* **Work instruction**: Every line of the listing that contains the word "Mandelbrot" is to be copied out.

'''

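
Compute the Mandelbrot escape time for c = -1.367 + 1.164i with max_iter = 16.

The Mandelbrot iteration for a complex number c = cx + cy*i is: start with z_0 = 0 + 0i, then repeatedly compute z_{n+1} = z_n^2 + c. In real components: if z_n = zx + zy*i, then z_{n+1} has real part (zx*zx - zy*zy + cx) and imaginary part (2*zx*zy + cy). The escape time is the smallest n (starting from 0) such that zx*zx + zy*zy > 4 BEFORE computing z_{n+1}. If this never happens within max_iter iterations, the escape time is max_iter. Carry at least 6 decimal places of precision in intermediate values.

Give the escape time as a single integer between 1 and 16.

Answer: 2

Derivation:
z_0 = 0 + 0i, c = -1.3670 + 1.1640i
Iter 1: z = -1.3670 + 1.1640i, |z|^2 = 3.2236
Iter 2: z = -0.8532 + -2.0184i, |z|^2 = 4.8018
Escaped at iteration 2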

'''
'''

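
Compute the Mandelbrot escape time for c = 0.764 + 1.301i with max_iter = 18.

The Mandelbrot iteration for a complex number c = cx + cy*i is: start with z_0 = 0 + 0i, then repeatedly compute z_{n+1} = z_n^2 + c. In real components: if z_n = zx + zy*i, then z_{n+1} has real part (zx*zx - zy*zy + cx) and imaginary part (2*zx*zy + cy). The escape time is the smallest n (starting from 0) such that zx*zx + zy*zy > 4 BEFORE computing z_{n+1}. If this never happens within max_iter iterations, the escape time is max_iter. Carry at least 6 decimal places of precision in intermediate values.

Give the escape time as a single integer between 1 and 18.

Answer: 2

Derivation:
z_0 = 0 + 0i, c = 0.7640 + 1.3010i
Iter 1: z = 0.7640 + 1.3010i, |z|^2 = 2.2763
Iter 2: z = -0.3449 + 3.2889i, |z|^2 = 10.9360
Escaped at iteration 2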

'''

* **Answer space**:
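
Compute the Mandelbrot escape time for c = -1.367 + 1.164i with max_iter = 16.
The Mandelbrot iteration for a complex number c = cx + cy*i is: start with z_0 = 0 + 0i, then repeatedly compute z_{n+1} = z_n^2 + c. In real components: if z_n = zx + zy*i, then z_{n+1} has real part (zx*zx - zy*zy + cx) and imaginary part (2*zx*zy + cy). The escape time is the smallest n (starting from 0) such that zx*zx + zy*zy > 4 BEFORE computing z_{n+1}. If this never happens within max_iter iterations, the escape time is max_iter. Carry at least 6 decimal places of precision in intermediate values.
Compute the Mandelbrot escape time for c = 0.764 + 1.301i with max_iter = 18.
The Mandelbrot iteration for a complex number c = cx + cy*i is: start with z_0 = 0 + 0i, then repeatedly compute z_{n+1} = z_n^2 + c. In real components: if z_n = zx + zy*i, then z_{n+1} has real part (zx*zx - zy*zy + cx) and imaginary part (2*zx*zy + cy). The escape time is the smallest n (starting from 0) such that zx*zx + zy*zy > 4 BEFORE computing z_{n+1}. If this never happens within max_iter iterations, the escape time is max_iter. Carry at least 6 decimal places of precision in intermediate values.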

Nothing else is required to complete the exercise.